┌──

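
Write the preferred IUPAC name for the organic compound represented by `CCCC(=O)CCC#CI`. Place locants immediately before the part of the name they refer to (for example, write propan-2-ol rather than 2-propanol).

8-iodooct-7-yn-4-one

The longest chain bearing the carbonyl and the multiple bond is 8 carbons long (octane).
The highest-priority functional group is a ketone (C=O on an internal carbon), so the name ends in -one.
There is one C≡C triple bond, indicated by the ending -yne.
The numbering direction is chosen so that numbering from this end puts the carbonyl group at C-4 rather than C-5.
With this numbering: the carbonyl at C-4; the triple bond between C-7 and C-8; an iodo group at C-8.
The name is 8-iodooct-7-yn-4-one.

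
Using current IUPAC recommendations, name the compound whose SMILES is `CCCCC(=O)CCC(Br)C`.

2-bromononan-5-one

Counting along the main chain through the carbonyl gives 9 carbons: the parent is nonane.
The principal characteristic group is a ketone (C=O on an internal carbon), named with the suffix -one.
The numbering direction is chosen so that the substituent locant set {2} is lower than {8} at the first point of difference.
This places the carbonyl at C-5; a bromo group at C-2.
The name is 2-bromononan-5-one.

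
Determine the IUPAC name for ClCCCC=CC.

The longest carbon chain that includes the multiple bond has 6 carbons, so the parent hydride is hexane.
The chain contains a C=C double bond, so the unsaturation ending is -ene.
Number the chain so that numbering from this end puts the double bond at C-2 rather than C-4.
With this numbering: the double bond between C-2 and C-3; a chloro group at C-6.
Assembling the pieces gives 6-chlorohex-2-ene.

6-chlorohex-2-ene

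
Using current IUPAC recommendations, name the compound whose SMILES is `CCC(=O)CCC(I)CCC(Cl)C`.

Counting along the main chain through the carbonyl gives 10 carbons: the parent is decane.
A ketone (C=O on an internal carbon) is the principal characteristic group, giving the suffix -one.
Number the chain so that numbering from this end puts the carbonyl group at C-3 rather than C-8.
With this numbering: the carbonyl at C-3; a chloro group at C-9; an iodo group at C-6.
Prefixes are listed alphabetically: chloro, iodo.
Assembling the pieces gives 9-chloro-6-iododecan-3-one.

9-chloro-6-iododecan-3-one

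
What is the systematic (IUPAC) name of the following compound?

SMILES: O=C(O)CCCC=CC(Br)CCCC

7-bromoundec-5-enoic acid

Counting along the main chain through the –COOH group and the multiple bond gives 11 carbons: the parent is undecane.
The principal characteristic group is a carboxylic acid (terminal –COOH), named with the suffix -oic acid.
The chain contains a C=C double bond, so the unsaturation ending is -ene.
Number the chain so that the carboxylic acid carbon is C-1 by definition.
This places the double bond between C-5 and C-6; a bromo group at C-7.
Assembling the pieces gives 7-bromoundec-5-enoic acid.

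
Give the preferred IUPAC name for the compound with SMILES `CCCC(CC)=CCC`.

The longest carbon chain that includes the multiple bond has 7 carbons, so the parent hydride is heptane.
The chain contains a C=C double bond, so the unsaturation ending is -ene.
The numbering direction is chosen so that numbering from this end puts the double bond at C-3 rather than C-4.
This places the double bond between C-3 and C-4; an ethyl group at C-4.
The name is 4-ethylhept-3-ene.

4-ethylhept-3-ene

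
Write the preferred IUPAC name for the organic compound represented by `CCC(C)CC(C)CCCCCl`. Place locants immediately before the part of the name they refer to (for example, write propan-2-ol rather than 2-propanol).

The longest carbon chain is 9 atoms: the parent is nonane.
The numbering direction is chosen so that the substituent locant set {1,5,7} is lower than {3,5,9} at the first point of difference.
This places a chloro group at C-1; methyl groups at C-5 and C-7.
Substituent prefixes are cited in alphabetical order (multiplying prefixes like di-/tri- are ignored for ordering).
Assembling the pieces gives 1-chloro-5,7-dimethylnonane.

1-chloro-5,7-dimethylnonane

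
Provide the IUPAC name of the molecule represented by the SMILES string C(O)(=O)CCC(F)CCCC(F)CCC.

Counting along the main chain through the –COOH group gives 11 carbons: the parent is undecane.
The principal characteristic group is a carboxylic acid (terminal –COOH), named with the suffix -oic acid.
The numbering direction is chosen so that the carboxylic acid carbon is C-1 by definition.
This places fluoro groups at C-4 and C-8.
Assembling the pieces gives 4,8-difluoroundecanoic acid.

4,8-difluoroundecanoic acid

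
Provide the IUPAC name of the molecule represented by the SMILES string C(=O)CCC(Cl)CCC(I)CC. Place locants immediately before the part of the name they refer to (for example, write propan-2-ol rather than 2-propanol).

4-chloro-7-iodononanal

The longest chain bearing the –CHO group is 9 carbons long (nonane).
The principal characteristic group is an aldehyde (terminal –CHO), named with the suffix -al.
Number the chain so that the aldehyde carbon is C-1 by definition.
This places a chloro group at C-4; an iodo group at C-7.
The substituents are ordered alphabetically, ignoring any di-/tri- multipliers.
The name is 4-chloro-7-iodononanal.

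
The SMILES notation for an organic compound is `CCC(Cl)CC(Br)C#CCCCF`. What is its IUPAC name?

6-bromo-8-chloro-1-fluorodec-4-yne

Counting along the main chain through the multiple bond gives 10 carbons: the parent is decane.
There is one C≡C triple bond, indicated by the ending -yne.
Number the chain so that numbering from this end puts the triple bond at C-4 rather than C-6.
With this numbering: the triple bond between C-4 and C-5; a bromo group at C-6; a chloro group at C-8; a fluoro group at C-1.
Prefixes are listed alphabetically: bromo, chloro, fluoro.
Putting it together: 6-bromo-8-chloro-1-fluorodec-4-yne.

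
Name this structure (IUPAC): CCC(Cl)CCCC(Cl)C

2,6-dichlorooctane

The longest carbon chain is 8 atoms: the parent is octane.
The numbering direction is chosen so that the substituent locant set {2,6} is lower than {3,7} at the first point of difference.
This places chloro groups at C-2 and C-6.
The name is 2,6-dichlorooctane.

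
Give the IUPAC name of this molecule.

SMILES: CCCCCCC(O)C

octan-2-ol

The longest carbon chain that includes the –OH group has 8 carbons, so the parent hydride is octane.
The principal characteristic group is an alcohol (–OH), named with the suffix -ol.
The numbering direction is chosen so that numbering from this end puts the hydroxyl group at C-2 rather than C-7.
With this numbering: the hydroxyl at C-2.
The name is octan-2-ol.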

└──

### PROBLEM TO SOLVE
From the records above, extract every line exactly as it stands.

### ANSWER TO THE EXERCISE
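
Write the preferred IUPAC name for the organic compound represented by `CCCC(=O)CCC#CI`. Place locants immediately before the part of the name they refer to (for example, write propan-2-ol rather than 2-propanol).

8-iodooct-7-yn-4-one

The longest chain bearing the carbonyl and the multiple bond is 8 carbons long (octane).
The highest-priority functional group is a ketone (C=O on an internal carbon), so the name ends in -one.
There is one C≡C triple bond, indicated by the ending -yne.
The numbering direction is chosen so that numbering from this end puts the carbonyl group at C-4 rather than C-5.
With this numbering: the carbonyl at C-4; the triple bond between C-7 and C-8; an iodo group at C-8.
The name is 8-iodooct-7-yn-4-one.

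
Using current IUPAC recommendations, name the compound whose SMILES is `CCCCC(=O)CCC(Br)C`.

2-bromononan-5-one

Counting along the main chain through the carbonyl gives 9 carbons: the parent is nonane.
The principal characteristic group is a ketone (C=O on an internal carbon), named with the suffix -one.
The numbering direction is chosen so that the substituent locant set {2} is lower than {8} at the first point of difference.
This places the carbonyl at C-5; a bromo group at C-2.
The name is 2-bromononan-5-one.

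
Determine the IUPAC name for ClCCCC=CC.

The longest carbon chain that includes the multiple bond has 6 carbons, so the parent hydride is hexane.
The chain contains a C=C double bond, so the unsaturation ending is -ene.
Number the chain so that numbering from this end puts the double bond at C-2 rather than C-4.
With this numbering: the double bond between C-2 and C-3; a chloro group at C-6.
Assembling the pieces gives 6-chlorohex-2-ene.

6-chlorohex-2-ene

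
Using current IUPAC recommendations, name the compound whose SMILES is `CCC(=O)CCC(I)CCC(Cl)C`.

Counting along the main chain through the carbonyl gives 10 carbons: the parent is decane.
A ketone (C=O on an internal carbon) is the principal characteristic group, giving the suffix -one.
Number the chain so that numbering from this end puts the carbonyl group at C-3 rather than C-8.
With this numbering: the carbonyl at C-3; a chloro group at C-9; an iodo group at C-6.
Prefixes are listed alphabetically: chloro, iodo.
Assembling the pieces gives 9-chloro-6-iododecan-3-one.

9-chloro-6-iododecan-3-one

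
What is the systematic (IUPAC) name of the following compound?

SMILES: O=C(O)CCCC=CC(Br)CCCC

7-bromoundec-5-enoic acid

Counting along the main chain through the –COOH group and the multiple bond gives 11 carbons: the parent is undecane.
The principal characteristic group is a carboxylic acid (terminal –COOH), named with the suffix -oic acid.
The chain contains a C=C double bond, so the unsaturation ending is -ene.
Number the chain so that the carboxylic acid carbon is C-1 by definition.
This places the double bond between C-5 and C-6; a bromo group at C-7.
Assembling the pieces gives 7-bromoundec-5-enoic acid.

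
Give the preferred IUPAC name for the compound with SMILES `CCCC(CC)=CCC`.

The longest carbon chain that includes the multiple bond has 7 carbons, so the parent hydride is heptane.
The chain contains a C=C double bond, so the unsaturation ending is -ene.
The numbering direction is chosen so that numbering from this end puts the double bond at C-3 rather than C-4.
This places the double bond between C-3 and C-4; an ethyl group at C-4.
The name is 4-ethylhept-3-ene.

4-ethylhept-3-ene

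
Write the preferred IUPAC name for the organic compound represented by `CCC(C)CC(C)CCCCCl`. Place locants immediately before the part of the name they refer to (for example, write propan-2-ol rather than 2-propanol).

The longest carbon chain is 9 atoms: the parent is nonane.
The numbering direction is chosen so that the substituent locant set {1,5,7} is lower than {3,5,9} at the first point of difference.
This places a chloro group at C-1; methyl groups at C-5 and C-7.
Substituent prefixes are cited in alphabetical order (multiplying prefixes like di-/tri- are ignored for ordering).
Assembling the pieces gives 1-chloro-5,7-dimethylnonane.

1-chloro-5,7-dimethylnonane

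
Provide the IUPAC name of the molecule represented by the SMILES string C(O)(=O)CCC(F)CCCC(F)CCC.

Counting along the main chain through the –COOH group gives 11 carbons: the parent is undecane.
The principal characteristic group is a carboxylic acid (terminal –COOH), named with the suffix -oic acid.
The numbering direction is chosen so that the carboxylic acid carbon is C-1 by definition.
This places fluoro groups at C-4 and C-8.
Assembling the pieces gives 4,8-difluoroundecanoic acid.

4,8-difluoroundecanoic acid

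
Provide the IUPAC name of the molecule represented by the SMILES string C(=O)CCC(Cl)CCC(I)CC. Place locants immediately before the part of the name they refer to (for example, write propan-2-ol rather than 2-propanol).

4-chloro-7-iodononanal

The longest chain bearing the –CHO group is 9 carbons long (nonane).
The principal characteristic group is an aldehyde (terminal –CHO), named with the suffix -al.
Number the chain so that the aldehyde carbon is C-1 by definition.
This places a chloro group at C-4; an iodo group at C-7.
The substituents are ordered alphabetically, ignoring any di-/tri- multipliers.
The name is 4-chloro-7-iodononanal.

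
The SMILES notation for an organic compound is `CCC(Cl)CC(Br)C#CCCCF`. What is its IUPAC name?

6-bromo-8-chloro-1-fluorodec-4-yne

Counting along the main chain through the multiple bond gives 10 carbons: the parent is decane.
There is one C≡C triple bond, indicated by the ending -yne.
Number the chain so that numbering from this end puts the triple bond at C-4 rather than C-6.
With this numbering: the triple bond between C-4 and C-5; a bromo group at C-6; a chloro group at C-8; a fluoro group at C-1.
Prefixes are listed alphabetically: bromo, chloro, fluoro.
Putting it together: 6-bromo-8-chloro-1-fluorodec-4-yne.

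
Name this structure (IUPAC): CCC(Cl)CCCC(Cl)C

2,6-dichlorooctane

The longest carbon chain is 8 atoms: the parent is octane.
The numbering direction is chosen so that the substituent locant set {2,6} is lower than {3,7} at the first point of difference.
This places chloro groups at C-2 and C-6.
The name is 2,6-dichlorooctane.

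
Give the IUPAC name of this molecule.

SMILES: CCCCCCC(O)C

octan-2-ol

The longest carbon chain that includes the –OH group has 8 carbons, so the parent hydride is octane.
The principal characteristic group is an alcohol (–OH), named with the suffix -ol.
The numbering direction is chosen so that numbering from this end puts the hydroxyl group at C-2 rather than C-7.
With this numbering: the hydroxyl at C-2.
The name is octan-2-ol.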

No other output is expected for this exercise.